[Start of section]

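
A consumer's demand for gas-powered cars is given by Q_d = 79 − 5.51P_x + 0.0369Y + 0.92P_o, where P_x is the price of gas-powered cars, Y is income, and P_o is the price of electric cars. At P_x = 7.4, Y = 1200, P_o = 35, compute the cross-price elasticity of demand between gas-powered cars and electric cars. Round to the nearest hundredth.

Q_d = 79 − 5.51(7.4) + 0.0369(1200) + 0.92(35) = 79 − 40.774 + 44.28 + 32.2 = 114.706.
∂Q_d/∂P_o = +0.92, so E_xy = 0.92·(35/114.706) ≈ 0.28.
E_xy > 0: the goods are substitutes.

0.28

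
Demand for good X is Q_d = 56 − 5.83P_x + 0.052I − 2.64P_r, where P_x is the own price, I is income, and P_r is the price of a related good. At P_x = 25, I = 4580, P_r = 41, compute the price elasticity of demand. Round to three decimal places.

At the given point, Q_d = 56 − 5.83(25) + 0.052(4580) − 2.64(41) = 56 − 145.75 + 238.16 − 108.24 = 40.17.
∂Q_d/∂P_x = −5.83, so E_p = (−5.83)·(25/40.17) ≈ -3.628.
|E_p| > 1: demand is elastic.

-3.628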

[End of section]

Type out the entries once more, precisely.

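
A consumer's demand for gas-powered cars is given by Q_d = 79 − 5.51P_x + 0.0369Y + 0.92P_o, where P_x is the price of gas-powered cars, Y is income, and P_o is the price of electric cars. At P_x = 7.4, Y = 1200, P_o = 35, compute the cross-price elasticity of demand between gas-powered cars and electric cars. Round to the nearest hundredth.

Q_d = 79 − 5.51(7.4) + 0.0369(1200) + 0.92(35) = 79 − 40.774 + 44.28 + 32.2 = 114.706.
∂Q_d/∂P_o = +0.92, so E_xy = 0.92·(35/114.706) ≈ 0.28.
E_xy > 0: the goods are substitutes.

0.28

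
Demand for good X is Q_d = 56 − 5.83P_x + 0.052I − 2.64P_r, where P_x is the own price, I is income, and P_r is the price of a related good. At P_x = 25, I = 4580, P_r = 41, compute the price elasticity of demand. Round to three decimal places.

At the given point, Q_d = 56 − 5.83(25) + 0.052(4580) − 2.64(41) = 56 − 145.75 + 238.16 − 108.24 = 40.17.
∂Q_d/∂P_x = −5.83, so E_p = (−5.83)·(25/40.17) ≈ -3.628.
|E_p| > 1: demand is elastic.

-3.628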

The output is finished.